What is being asked. Output the full listing below exactly.

▬▬▬▬▬▬▬▬▬▬

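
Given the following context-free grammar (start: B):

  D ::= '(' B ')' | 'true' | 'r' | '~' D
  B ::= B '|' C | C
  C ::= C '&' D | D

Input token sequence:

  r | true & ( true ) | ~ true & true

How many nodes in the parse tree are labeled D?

7

[B [B [B [C [D r]]] | [C [C [D true]] & [D ( [B [C [D true]]] )]]] | [C [C [D ~ [D true]]] & [D true]]]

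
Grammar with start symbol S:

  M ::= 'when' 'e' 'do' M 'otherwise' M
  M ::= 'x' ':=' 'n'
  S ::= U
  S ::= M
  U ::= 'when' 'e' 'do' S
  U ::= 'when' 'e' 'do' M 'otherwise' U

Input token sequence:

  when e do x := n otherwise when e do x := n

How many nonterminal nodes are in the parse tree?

6

[S [U when e do [M x := n] otherwise [U when e do [S [M x := n]]]]]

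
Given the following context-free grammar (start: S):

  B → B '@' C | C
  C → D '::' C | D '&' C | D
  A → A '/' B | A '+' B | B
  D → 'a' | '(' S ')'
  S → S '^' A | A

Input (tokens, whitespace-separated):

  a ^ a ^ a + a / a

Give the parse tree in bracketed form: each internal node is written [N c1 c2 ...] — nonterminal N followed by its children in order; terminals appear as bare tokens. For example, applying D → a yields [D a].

S
S ^ A
S ^ A ^ A
A ^ A ^ A
B ^ A ^ A
C ^ A ^ A
D ^ A ^ A
a ^ A ^ A
a ^ B ^ A
a ^ C ^ A
a ^ D ^ A
a ^ a ^ A
a ^ a ^ A / B
a ^ a ^ A + B / B
a ^ a ^ B + B / B
a ^ a ^ C + B / B
a ^ a ^ D + B / B
a ^ a ^ a + B / B
a ^ a ^ a + C / B
a ^ a ^ a + D / B
a ^ a ^ a + a / B
a ^ a ^ a + a / C
a ^ a ^ a + a / D
a ^ a ^ a + a / a

[S [S [S [A [B [C [D a]]]]] ^ [A [B [C [D a]]]]] ^ [A [A [A [B [C [D a]]]] + [B [C [D a]]]] / [B [C [D a]]]]]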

▬▬▬▬▬▬▬▬▬▬

Exercise result.
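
Given the following context-free grammar (start: B):

  D ::= '(' B ')' | 'true' | 'r' | '~' D
  B ::= B '|' C | C
  C ::= C '&' D | D

Input token sequence:

  r | true & ( true ) | ~ true & true

How many nodes in the parse tree are labeled D?

7

[B [B [B [C [D r]]] | [C [C [D true]] & [D ( [B [C [D true]]] )]]] | [C [C [D ~ [D true]]] & [D true]]]

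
Grammar with start symbol S:

  M ::= 'when' 'e' 'do' M 'otherwise' M
  M ::= 'x' ':=' 'n'
  S ::= U
  S ::= M
  U ::= 'when' 'e' 'do' S
  U ::= 'when' 'e' 'do' M 'otherwise' U

Input token sequence:

  when e do x := n otherwise when e do x := n

How many nonterminal nodes are in the parse tree?

6

[S [U when e do [M x := n] otherwise [U when e do [S [M x := n]]]]]

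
Given the following context-free grammar (start: S):

  B → B '@' C | C
  C → D '::' C | D '&' C | D
  A → A '/' B | A '+' B | B
  D → 'a' | '(' S ')'
  S → S '^' A | A

Input (tokens, whitespace-separated):

  a ^ a ^ a + a / a

Give the parse tree in bracketed form: each internal node is written [N c1 c2 ...] — nonterminal N followed by its children in order; terminals appear as bare tokens. For example, applying D → a yields [D a].

S
S ^ A
S ^ A ^ A
A ^ A ^ A
B ^ A ^ A
C ^ A ^ A
D ^ A ^ A
a ^ A ^ A
a ^ B ^ A
a ^ C ^ A
a ^ D ^ A
a ^ a ^ A
a ^ a ^ A / B
a ^ a ^ A + B / B
a ^ a ^ B + B / B
a ^ a ^ C + B / B
a ^ a ^ D + B / B
a ^ a ^ a + B / B
a ^ a ^ a + C / B
a ^ a ^ a + D / B
a ^ a ^ a + a / B
a ^ a ^ a + a / C
a ^ a ^ a + a / D
a ^ a ^ a + a / a

[S [S [S [A [B [C [D a]]]]] ^ [A [B [C [D a]]]]] ^ [A [A [A [B [C [D a]]]] + [B [C [D a]]]] / [B [C [D a]]]]]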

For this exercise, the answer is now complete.